Data extract
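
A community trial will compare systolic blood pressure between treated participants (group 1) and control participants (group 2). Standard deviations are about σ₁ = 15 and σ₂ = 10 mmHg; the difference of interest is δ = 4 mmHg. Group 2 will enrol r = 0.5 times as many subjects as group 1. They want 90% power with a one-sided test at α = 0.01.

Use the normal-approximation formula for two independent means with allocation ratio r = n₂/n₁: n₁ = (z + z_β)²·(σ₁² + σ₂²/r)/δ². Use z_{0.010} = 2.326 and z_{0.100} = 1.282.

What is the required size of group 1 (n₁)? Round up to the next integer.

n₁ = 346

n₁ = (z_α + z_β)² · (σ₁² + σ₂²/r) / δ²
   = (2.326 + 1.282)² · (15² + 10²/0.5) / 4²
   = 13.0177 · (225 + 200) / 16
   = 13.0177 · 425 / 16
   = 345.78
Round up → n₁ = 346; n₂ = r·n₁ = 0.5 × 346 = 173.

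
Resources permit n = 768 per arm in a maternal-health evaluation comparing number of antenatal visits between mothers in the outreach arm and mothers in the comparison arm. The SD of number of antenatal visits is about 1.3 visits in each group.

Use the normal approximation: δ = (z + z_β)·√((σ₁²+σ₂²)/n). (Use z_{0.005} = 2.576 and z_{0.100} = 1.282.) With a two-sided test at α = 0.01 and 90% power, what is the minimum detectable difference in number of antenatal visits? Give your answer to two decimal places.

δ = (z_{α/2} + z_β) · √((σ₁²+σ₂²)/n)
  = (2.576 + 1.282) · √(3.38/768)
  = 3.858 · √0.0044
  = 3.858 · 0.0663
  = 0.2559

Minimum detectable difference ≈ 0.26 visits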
--
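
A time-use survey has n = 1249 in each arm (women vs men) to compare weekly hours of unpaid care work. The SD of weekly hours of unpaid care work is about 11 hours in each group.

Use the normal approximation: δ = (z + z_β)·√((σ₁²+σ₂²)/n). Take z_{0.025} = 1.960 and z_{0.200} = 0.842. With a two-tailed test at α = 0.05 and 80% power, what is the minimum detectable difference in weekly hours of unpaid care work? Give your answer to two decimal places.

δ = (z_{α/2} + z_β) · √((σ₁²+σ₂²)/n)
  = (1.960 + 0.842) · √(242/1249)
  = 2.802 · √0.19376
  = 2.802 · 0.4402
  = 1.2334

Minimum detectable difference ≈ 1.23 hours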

How to complete this task
Among the entries above, find the line with "A community trial" and the line with "Use the normal-approximation"; give again exactly these two lines and all lines between them.

Solution to this task
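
A community trial will compare systolic blood pressure between treated participants (group 1) and control participants (group 2). Standard deviations are about σ₁ = 15 and σ₂ = 10 mmHg; the difference of interest is δ = 4 mmHg. Group 2 will enrol r = 0.5 times as many subjects as group 1. They want 90% power with a one-sided test at α = 0.01.

Use the normal-approximation formula for two independent means with allocation ratio r = n₂/n₁: n₁ = (z + z_β)²·(σ₁² + σ₂²/r)/δ². Use z_{0.010} = 2.326 and z_{0.100} = 1.282.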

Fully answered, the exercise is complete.